*** Extracted information ***
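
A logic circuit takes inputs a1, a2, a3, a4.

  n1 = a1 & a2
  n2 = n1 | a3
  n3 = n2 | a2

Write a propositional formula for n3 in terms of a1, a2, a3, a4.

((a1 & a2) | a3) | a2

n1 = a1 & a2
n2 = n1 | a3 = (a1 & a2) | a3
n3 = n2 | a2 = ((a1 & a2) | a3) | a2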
*** End of Extracted information ***
Your response needs to restate the lines above exactly.

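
A logic circuit takes inputs a1, a2, a3, a4.

  n1 = a1 & a2
  n2 = n1 | a3
  n3 = n2 | a2

Write a propositional formula for n3 in terms of a1, a2, a3, a4.

((a1 & a2) | a3) | a2

n1 = a1 & a2
n2 = n1 | a3 = (a1 & a2) | a3
n3 = n2 | a2 = ((a1 & a2) | a3) | a2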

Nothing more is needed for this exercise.